[Work instruction] Nothing but the lines from the one that contains "A compound optical" to the end of the records should be printed, both ends included, exactly as given.

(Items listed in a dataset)
########################################

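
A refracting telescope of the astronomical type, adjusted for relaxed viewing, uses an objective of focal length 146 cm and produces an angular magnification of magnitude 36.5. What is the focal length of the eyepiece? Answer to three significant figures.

|M| = f_obj/f_eye, so f_eye = f_obj/|M| = 146/36.5 = 4.000 cm.

4.00 cm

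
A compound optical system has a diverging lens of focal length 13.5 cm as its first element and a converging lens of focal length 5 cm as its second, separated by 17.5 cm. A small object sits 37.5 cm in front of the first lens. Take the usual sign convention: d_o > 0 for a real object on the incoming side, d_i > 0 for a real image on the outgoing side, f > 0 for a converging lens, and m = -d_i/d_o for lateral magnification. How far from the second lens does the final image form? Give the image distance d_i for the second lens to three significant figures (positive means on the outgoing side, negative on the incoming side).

6.11 cm

Applying the thin-lens equation to the first lens, 1/(-13.5) = 1/37.5 + 1/d_i1, which gives d_i1 = -9.926 cm.
The intermediate image is virtual, 9.926 cm to the left of lens 1, so d_o2 = L - d_i1 = 17.5 - (-9.926) = 27.426 cm.
Applying the thin-lens equation again with f_2 = 5 cm and d_o2 = 27.426 cm gives d_i2 = 6.115 cm.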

########################################

[Exercise result]
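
A compound optical system has a diverging lens of focal length 13.5 cm as its first element and a converging lens of focal length 5 cm as its second, separated by 17.5 cm. A small object sits 37.5 cm in front of the first lens. Take the usual sign convention: d_o > 0 for a real object on the incoming side, d_i > 0 for a real image on the outgoing side, f > 0 for a converging lens, and m = -d_i/d_o for lateral magnification. How far from the second lens does the final image form? Give the image distance d_i for the second lens to three significant figures (positive means on the outgoing side, negative on the incoming side).

6.11 cm

Applying the thin-lens equation to the first lens, 1/(-13.5) = 1/37.5 + 1/d_i1, which gives d_i1 = -9.926 cm.
The intermediate image is virtual, 9.926 cm to the left of lens 1, so d_o2 = L - d_i1 = 17.5 - (-9.926) = 27.426 cm.
Applying the thin-lens equation again with f_2 = 5 cm and d_o2 = 27.426 cm gives d_i2 = 6.115 cm.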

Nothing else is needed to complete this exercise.